> _Goal of the exercise_:
Restate word for word the line containing "Market demand is q = 190" and all remaining lines of the entries below.

> _Data excerpts_:
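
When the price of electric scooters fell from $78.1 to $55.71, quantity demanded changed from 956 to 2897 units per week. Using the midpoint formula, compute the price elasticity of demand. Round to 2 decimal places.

-3.01

%Δq = (2897 − 956)/[(956 + 2897)/2] = 1941/1926.5 ≈ 1.0075.
%ΔP = (55.71 − 78.1)/[(78.1 + 55.71)/2] = -22.39/66.905 ≈ -0.3347.
Arc elasticity E = %Δq/%ΔP ≈ 1.0075/-0.3347 ≈ -3.01.
|E| > 1: demand is elastic over this range.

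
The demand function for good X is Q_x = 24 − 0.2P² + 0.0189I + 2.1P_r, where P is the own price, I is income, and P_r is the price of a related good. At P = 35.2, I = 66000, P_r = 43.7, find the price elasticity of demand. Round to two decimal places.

Q_x = 24 − 0.2(35.2)² + 0.0189(66000) + 2.1(43.7) = 24 − 247.808 + 1247.4 + 91.77 = 1115.362.
∂Q_x/∂P = −2·0.2·P = -14.08, so E_p = -14.08·(35.2/1115.362) ≈ -0.44.
|E_p| < 1: demand is inelastic.

-0.44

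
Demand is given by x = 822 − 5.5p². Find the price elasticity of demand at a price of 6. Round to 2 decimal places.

At p = 6, x = 624.
dx/dp = −2·5.5·p = −66.
Point elasticity E = (dx/dp)·(p/x) = -66 × 6/624 ≈ -0.63.
|E| < 1, so demand is inelastic at this price.

-0.63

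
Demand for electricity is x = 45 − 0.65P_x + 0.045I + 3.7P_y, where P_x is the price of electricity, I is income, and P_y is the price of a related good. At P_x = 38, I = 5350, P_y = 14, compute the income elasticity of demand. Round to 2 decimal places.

0.77

x = 45 − 0.65(38) + 0.045(5350) + 3.7(14) = 45 − 24.7 + 240.75 + 51.8 = 312.85.
∂x/∂I = +0.045, so E_I = 0.045·(5350/312.85) ≈ 0.77.
E_I ∈ (0,1): normal good (necessity).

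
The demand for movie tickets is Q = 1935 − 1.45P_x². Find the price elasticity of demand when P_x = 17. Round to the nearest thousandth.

At P_x = 17, Q = 1515.95.
dQ/dP_x = −2·1.45·P_x = −49.3.
Point elasticity E = (dQ/dP_x)·(P_x/Q) = -49.3 × 17/1515.95 ≈ -0.553.
|E| < 1, so demand is inelastic at this price.

-0.553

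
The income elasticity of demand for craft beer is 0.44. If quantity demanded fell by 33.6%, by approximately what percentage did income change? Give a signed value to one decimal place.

-76.4

%ΔQ ≈ E × %ΔI ⇒ %ΔI = %ΔQ / E = (-33.6%)/(0.44) ≈ -76.4%.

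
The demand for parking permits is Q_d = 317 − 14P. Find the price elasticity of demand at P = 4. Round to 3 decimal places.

At P = 4, Q_d = 261.
dQ_d/dP = −14.
Point elasticity E = (dQ_d/dP)·(P/Q_d) = -14 × 4/261 ≈ -0.215.
|E| < 1, so demand is inelastic at this price.

-0.215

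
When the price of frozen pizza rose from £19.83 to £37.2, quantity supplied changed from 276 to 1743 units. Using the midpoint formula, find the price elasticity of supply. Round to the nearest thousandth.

%Δq = (1743 − 276)/[(276 + 1743)/2] = 1467/1009.5 ≈ 1.4532.
%Δp = (37.2 − 19.83)/[(19.83 + 37.2)/2] = 17.37/28.515 ≈ 0.6092.
Arc elasticity E = %Δq/%Δp ≈ 1.4532/0.6092 ≈ 2.386.
|E| > 1: supply is elastic over this range.

2.386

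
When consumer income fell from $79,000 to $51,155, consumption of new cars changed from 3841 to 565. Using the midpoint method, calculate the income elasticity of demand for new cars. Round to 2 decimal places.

3.48

%ΔQ = (565 − 3841)/[(3841+565)/2] = -3276/2203 ≈ -1.4871.
%ΔI = (51,155 − 79,000)/[(79,000+51,155)/2] = -27845/65077.5 ≈ -0.4279.
E_I = %ΔQ/%ΔI ≈ 3.48.
E_I > 1: normal good (luxury).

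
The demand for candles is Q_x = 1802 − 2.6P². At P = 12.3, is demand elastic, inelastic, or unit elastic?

At P = 12.3, Q_x = 1408.646.
dQ_x/dP = −2·2.6·P = −63.96.
Point elasticity E = (dQ_x/dP)·(P/Q_x) = -63.96 × 12.3/1408.646 ≈ -0.558.
|E| ≈ 0.558 < 1, so demand is inelastic.

inelastic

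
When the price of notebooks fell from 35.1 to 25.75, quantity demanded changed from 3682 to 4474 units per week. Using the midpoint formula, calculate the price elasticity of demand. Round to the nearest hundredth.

%ΔQ = (4474 − 3682)/[(3682 + 4474)/2] = 792/4078 ≈ 0.1942.
%Δp = (25.75 − 35.1)/[(35.1 + 25.75)/2] = -9.35/30.425 ≈ -0.3073.
Arc elasticity E = %ΔQ/%Δp ≈ 0.1942/-0.3073 ≈ -0.63.
|E| < 1: demand is inelastic over this range.

-0.63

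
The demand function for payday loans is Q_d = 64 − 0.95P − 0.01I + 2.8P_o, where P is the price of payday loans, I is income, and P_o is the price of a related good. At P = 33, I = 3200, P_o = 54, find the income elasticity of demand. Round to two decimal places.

-0.21

At the given point, Q_d = 64 − 0.95(33) − 0.01(3200) + 2.8(54) = 64 − 31.35 − 32 + 151.2 = 151.85.
∂Q_d/∂I = −0.01, so E_I = -0.01·(3200/151.85) ≈ -0.21.
E_I < 0: inferior good.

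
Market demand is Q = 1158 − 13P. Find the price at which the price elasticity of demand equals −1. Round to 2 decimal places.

For linear demand Q = a − bP, E = −bP/(a − bP). |E| = 1 ⇒ bP = a − bP ⇒ P = a/(2b).
P = 1158/(2·13) ≈ 44.54.

44.54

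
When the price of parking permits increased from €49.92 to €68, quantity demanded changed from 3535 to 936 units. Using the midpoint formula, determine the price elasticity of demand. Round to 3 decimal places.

-3.791

%Δq = (936 − 3535)/[(3535 + 936)/2] = -2599/2235.5 ≈ -1.1626.
%ΔP = (68 − 49.92)/[(49.92 + 68)/2] = 18.08/58.96 ≈ 0.3066.
Arc elasticity E = %Δq/%ΔP ≈ -1.1626/0.3066 ≈ -3.791.
|E| > 1: demand is elastic over this range.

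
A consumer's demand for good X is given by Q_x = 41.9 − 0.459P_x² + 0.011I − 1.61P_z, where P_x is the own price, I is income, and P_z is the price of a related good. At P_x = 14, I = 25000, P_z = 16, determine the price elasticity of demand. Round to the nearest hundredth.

-0.89

Substituting, Q_x = 41.9 − 0.459(14)² + 0.011(25000) − 1.61(16) = 41.9 − 89.964 + 275 − 25.76 = 201.176.
∂Q_x/∂P_x = −2·0.459·P_x = -12.852, so E_p = -12.852·(14/201.176) ≈ -0.89.
|E_p| < 1: demand is inelastic.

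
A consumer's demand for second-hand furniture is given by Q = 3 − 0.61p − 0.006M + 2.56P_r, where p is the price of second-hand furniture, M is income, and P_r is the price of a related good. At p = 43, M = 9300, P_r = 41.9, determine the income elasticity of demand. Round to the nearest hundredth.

-1.98

Substituting, Q = 3 − 0.61(43) − 0.006(9300) + 2.56(41.9) = 3 − 26.23 − 55.8 + 107.264 = 28.234.
∂Q/∂M = −0.006, so E_I = -0.006·(9300/28.234) ≈ -1.98.
E_I < 0: inferior good.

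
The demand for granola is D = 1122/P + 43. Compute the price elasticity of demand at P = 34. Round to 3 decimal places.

At P = 34, D = 76.
dD/dP = −1122/P² = −0.9706.
Point elasticity E = (dD/dP)·(P/D) = -0.9706 × 34/76 ≈ -0.434.
|E| < 1, so demand is inelastic at this price.

-0.434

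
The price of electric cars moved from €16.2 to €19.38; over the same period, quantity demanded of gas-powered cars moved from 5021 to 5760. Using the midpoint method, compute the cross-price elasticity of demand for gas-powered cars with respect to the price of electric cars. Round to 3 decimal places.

0.767

%ΔQ_x = (5760 − 5021)/[(5021+5760)/2] = 739/5390.5 ≈ 0.1371.
%ΔP_y = (19.38 − 16.2)/[(16.2+19.38)/2] ≈ 0.1788.
E_xy = 0.1371/0.1788 ≈ 0.767.
E_xy > 0, so gas-powered cars and electric cars are substitutes.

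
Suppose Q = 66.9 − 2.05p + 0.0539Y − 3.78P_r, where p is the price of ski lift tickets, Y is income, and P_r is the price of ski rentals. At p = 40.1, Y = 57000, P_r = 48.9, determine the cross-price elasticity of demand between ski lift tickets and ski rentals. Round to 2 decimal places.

At the given point, Q = 66.9 − 2.05(40.1) + 0.0539(57000) − 3.78(48.9) = 66.9 − 82.205 + 3072.3 − 184.842 = 2872.153.
∂Q/∂P_r = −3.78, so E_xy = -3.78·(48.9/2872.153) ≈ -0.06.
E_xy < 0: the goods are complements.

-0.06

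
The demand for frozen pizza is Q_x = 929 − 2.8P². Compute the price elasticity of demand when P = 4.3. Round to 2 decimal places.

-0.12

At P = 4.3, Q_x = 877.228.
dQ_x/dP = −2·2.8·P = −24.08.
Point elasticity E = (dQ_x/dP)·(P/Q_x) = -24.08 × 4.3/877.228 ≈ -0.12.
|E| < 1, so demand is inelastic at this price.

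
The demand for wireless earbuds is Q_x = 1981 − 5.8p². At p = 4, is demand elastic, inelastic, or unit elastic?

At p = 4, Q_x = 1888.2.
dQ_x/dp = −2·5.8·p = −46.4.
Point elasticity E = (dQ_x/dp)·(p/Q_x) = -46.4 × 4/1888.2 ≈ -0.098.
|E| ≈ 0.098 < 1, so demand is inelastic.

inelastic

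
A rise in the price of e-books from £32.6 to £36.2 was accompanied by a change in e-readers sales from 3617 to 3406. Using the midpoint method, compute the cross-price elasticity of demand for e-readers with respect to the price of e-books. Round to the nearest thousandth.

%ΔQ_x = (3406 − 3617)/[(3617+3406)/2] = -211/3511.5 ≈ -0.0601.
%ΔP_y = (36.2 − 32.6)/[(32.6+36.2)/2] ≈ 0.1047.
E_xy = -0.0601/0.1047 ≈ -0.574.
E_xy < 0, so e-readers and e-books are complements.

-0.574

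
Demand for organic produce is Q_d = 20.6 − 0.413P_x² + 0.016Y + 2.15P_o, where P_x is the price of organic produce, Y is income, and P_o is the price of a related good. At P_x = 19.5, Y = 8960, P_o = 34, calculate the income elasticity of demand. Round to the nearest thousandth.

Q_d = 20.6 − 0.413(19.5)² + 0.016(8960) + 2.15(34) = 20.6 − 157.0433 + 143.36 + 73.1 = 80.0168.
∂Q_d/∂Y = +0.016, so E_I = 0.016·(8960/80.0168) ≈ 1.792.
E_I > 1: normal good (luxury).

1.792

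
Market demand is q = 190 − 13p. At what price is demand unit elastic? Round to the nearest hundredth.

For linear demand q = a − bp, E = −bp/(a − bp). |E| = 1 ⇒ bp = a − bp ⇒ p = a/(2b).
p = 190/(2·13) ≈ 7.31.

7.31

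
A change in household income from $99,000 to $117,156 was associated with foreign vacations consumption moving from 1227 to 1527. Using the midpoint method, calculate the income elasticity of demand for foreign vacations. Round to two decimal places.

%ΔQ = (1527 − 1227)/[(1227+1527)/2] = 300/1377 ≈ 0.2179.
%ΔI = (117,156 − 99,000)/[(99,000+117,156)/2] = 18156/108078 ≈ 0.1680.
E_I = %ΔQ/%ΔI ≈ 1.30.
E_I > 1: normal good (luxury).

1.30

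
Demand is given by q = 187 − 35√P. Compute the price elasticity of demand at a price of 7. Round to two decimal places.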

> _Solution to the problem_:
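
Market demand is q = 190 − 13p. At what price is demand unit elastic? Round to the nearest hundredth.

For linear demand q = a − bp, E = −bp/(a − bp). |E| = 1 ⇒ bp = a − bp ⇒ p = a/(2b).
p = 190/(2·13) ≈ 7.31.

7.31

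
A change in household income from $99,000 to $117,156 was associated with foreign vacations consumption moving from 1227 to 1527. Using the midpoint method, calculate the income elasticity of demand for foreign vacations. Round to two decimal places.

%ΔQ = (1527 − 1227)/[(1227+1527)/2] = 300/1377 ≈ 0.2179.
%ΔI = (117,156 − 99,000)/[(99,000+117,156)/2] = 18156/108078 ≈ 0.1680.
E_I = %ΔQ/%ΔI ≈ 1.30.
E_I > 1: normal good (luxury).

1.30

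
Demand is given by q = 187 − 35√P. Compute the price elasticity of demand at a price of 7. Round to two decimal places.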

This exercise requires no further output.